(PROBLEM TO WORK ON) Give the total of lines holding the word "chart" in the records below, and nothing else.

(RECORDED DATA)
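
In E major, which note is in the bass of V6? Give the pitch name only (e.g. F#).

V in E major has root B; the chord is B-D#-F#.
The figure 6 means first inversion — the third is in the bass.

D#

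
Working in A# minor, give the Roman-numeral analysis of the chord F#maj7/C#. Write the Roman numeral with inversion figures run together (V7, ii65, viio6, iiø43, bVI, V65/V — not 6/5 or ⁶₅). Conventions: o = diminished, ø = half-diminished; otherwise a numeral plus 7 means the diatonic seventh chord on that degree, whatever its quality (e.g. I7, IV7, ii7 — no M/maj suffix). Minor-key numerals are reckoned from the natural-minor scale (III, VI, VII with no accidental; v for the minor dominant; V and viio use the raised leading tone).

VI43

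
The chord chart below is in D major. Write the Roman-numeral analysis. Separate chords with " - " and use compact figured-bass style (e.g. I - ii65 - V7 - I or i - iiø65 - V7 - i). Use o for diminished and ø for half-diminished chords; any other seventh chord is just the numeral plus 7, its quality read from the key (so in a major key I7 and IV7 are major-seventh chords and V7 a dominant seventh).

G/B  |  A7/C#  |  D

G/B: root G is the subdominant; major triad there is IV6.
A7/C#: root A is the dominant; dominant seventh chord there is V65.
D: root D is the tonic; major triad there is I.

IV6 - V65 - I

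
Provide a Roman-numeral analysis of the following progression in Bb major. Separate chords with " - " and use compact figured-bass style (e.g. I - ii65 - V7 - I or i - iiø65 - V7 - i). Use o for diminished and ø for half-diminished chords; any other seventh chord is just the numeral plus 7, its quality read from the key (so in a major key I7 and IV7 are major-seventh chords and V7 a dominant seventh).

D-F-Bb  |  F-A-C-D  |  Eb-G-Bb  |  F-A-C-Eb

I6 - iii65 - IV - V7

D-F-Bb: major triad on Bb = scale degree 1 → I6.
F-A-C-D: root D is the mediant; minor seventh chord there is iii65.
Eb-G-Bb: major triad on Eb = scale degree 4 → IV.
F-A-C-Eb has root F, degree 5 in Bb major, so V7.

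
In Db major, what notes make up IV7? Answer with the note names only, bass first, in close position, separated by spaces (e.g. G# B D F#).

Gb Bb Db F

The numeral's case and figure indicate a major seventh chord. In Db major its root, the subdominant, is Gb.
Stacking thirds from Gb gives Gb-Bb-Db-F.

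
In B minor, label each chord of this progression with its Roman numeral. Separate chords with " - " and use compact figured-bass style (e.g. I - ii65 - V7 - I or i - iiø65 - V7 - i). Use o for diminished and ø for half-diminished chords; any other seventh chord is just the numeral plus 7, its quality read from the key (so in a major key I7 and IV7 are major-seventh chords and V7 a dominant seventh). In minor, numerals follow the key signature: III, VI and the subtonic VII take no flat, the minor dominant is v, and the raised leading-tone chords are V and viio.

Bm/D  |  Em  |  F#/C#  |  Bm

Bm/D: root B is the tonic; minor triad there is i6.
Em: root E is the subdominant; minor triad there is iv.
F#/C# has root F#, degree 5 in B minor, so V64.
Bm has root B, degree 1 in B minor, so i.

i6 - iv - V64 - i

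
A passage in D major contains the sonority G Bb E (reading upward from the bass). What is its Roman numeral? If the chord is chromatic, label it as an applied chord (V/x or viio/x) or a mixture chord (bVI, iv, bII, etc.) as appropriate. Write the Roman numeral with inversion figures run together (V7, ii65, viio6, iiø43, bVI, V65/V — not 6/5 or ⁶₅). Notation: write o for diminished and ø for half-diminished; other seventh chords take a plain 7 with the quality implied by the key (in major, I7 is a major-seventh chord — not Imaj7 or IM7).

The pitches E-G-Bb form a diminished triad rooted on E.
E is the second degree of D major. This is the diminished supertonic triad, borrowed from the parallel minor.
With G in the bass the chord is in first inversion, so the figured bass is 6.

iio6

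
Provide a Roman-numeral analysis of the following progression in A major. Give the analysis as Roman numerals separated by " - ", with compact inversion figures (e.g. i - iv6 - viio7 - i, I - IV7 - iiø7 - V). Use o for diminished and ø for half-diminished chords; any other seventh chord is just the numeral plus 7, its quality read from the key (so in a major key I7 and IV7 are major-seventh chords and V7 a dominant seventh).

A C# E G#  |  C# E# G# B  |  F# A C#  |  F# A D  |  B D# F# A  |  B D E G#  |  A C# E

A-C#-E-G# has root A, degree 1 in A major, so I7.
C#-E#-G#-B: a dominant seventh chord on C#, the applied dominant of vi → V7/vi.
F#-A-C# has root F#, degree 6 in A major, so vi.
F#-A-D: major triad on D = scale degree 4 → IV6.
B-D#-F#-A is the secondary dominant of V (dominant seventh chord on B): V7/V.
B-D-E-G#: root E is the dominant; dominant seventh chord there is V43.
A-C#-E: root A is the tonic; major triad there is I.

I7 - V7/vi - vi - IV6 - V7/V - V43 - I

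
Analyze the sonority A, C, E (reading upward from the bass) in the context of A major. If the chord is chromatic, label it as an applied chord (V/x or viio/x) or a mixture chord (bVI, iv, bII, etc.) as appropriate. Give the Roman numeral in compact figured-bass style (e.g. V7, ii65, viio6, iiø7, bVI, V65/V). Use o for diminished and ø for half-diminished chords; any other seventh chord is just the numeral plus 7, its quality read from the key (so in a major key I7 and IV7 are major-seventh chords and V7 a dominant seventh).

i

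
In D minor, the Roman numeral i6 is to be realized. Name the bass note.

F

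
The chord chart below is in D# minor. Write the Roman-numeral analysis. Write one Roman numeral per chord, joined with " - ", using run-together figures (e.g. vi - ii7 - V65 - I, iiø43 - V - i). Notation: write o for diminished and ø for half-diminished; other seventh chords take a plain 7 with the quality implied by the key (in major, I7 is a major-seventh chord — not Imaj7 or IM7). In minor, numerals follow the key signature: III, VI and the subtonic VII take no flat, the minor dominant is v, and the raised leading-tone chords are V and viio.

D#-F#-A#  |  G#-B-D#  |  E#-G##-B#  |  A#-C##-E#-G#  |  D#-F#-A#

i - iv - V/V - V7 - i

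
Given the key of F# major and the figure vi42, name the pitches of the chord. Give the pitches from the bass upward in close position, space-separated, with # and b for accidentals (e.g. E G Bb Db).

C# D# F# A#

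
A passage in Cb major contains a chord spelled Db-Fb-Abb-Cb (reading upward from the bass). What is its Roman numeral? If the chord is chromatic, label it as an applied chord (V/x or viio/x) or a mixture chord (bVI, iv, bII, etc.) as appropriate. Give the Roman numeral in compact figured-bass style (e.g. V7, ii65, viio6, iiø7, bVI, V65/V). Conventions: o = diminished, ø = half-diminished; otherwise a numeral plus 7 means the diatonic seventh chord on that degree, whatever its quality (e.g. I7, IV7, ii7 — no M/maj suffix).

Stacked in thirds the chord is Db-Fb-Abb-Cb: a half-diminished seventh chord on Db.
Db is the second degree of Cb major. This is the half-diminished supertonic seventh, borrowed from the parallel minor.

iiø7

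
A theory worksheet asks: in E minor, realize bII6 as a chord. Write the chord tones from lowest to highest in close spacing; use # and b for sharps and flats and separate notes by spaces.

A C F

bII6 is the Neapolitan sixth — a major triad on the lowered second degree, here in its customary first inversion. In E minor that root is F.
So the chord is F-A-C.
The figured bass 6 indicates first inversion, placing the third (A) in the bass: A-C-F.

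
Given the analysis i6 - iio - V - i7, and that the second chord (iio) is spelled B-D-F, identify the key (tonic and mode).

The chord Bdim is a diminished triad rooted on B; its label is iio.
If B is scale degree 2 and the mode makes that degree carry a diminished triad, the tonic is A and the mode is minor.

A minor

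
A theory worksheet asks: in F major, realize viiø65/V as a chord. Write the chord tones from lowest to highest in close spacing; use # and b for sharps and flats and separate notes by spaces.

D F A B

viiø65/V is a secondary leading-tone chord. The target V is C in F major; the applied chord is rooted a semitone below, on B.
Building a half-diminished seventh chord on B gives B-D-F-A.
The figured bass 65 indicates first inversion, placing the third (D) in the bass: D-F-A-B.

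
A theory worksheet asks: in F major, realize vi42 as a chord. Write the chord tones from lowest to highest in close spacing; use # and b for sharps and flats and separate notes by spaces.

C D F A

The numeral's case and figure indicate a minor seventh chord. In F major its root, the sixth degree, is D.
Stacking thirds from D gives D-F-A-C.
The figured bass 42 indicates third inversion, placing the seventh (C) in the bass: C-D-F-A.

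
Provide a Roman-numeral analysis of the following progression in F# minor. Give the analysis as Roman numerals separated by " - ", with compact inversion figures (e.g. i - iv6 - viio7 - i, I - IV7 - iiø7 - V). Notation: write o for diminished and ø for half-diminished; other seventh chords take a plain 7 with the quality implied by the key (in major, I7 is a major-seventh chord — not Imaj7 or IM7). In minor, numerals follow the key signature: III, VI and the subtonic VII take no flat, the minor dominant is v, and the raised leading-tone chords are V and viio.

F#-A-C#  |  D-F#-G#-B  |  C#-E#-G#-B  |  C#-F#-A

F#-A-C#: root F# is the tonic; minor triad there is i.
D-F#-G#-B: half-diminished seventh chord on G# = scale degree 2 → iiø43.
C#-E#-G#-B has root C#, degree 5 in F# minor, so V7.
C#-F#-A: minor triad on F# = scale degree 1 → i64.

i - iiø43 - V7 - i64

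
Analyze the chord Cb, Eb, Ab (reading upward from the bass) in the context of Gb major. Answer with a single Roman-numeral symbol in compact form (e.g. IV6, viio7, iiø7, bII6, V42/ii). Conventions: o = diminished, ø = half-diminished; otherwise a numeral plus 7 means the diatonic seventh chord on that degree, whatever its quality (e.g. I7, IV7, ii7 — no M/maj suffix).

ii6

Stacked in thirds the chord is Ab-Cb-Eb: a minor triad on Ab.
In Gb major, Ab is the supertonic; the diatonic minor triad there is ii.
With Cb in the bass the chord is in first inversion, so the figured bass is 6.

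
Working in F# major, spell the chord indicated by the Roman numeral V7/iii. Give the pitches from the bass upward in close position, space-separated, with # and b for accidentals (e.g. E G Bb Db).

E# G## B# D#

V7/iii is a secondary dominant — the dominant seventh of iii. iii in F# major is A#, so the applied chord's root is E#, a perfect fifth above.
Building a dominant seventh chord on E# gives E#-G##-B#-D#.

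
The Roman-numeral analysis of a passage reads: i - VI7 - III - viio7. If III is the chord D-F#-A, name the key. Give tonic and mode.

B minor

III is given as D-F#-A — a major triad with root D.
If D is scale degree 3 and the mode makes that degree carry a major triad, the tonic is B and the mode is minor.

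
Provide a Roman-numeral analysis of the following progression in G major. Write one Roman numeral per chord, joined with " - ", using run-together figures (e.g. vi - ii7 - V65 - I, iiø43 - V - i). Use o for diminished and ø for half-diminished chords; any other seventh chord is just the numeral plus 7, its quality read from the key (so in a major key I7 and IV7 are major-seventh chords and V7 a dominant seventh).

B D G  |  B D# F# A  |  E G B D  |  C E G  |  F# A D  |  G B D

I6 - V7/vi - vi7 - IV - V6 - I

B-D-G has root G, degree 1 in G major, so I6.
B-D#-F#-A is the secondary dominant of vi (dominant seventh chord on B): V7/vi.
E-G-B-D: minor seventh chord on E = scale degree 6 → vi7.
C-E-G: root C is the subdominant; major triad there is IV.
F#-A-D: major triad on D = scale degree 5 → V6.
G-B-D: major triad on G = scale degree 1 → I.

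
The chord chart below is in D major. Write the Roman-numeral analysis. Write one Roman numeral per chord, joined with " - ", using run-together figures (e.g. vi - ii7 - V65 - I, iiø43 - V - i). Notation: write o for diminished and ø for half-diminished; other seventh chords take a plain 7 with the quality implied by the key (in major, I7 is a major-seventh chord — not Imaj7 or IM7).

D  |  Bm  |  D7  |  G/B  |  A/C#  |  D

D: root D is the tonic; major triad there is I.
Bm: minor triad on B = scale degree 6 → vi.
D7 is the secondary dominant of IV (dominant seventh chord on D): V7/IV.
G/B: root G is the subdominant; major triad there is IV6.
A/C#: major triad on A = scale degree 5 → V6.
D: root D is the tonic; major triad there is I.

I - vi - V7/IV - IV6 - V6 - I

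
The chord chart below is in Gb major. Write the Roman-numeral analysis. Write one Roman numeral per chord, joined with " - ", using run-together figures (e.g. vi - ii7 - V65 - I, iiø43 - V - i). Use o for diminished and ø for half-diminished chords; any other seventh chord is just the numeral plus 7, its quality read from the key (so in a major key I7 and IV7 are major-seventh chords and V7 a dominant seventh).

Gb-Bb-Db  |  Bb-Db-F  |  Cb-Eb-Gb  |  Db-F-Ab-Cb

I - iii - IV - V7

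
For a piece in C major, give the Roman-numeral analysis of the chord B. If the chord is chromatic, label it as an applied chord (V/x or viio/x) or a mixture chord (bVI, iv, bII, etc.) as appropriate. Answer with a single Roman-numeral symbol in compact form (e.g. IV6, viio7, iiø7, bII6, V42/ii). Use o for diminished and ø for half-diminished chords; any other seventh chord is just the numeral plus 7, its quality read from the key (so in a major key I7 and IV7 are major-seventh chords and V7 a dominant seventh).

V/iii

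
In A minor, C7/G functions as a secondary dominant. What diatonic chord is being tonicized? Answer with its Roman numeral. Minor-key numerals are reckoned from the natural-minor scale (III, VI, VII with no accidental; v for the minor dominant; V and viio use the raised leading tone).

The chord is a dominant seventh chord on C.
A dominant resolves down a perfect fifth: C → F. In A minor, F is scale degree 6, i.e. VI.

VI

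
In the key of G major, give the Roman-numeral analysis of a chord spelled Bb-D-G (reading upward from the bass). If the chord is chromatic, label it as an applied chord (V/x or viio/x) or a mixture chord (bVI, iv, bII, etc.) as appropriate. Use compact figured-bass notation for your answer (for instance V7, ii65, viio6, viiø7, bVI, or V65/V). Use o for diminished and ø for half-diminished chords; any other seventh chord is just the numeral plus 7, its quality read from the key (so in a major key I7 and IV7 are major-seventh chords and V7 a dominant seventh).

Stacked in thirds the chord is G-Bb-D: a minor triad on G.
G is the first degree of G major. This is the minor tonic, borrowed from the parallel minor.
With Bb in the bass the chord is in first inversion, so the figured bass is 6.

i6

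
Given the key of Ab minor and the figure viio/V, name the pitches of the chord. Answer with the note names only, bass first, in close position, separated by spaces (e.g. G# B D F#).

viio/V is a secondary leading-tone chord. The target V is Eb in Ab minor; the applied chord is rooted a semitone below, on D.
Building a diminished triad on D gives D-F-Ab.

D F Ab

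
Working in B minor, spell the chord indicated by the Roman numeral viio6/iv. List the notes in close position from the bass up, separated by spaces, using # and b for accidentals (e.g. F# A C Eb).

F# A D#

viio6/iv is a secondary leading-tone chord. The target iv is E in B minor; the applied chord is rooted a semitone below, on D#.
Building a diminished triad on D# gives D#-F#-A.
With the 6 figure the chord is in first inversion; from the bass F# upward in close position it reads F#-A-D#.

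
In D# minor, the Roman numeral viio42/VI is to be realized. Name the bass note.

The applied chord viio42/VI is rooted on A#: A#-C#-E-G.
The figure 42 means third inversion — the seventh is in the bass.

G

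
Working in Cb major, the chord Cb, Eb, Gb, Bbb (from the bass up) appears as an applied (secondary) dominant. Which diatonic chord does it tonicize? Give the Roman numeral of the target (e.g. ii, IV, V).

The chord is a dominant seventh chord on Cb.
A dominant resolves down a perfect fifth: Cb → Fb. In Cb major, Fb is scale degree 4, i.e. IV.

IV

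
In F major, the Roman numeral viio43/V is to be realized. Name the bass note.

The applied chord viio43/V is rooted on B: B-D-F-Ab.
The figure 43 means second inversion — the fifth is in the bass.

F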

(COMPLETED EXERCISE) 4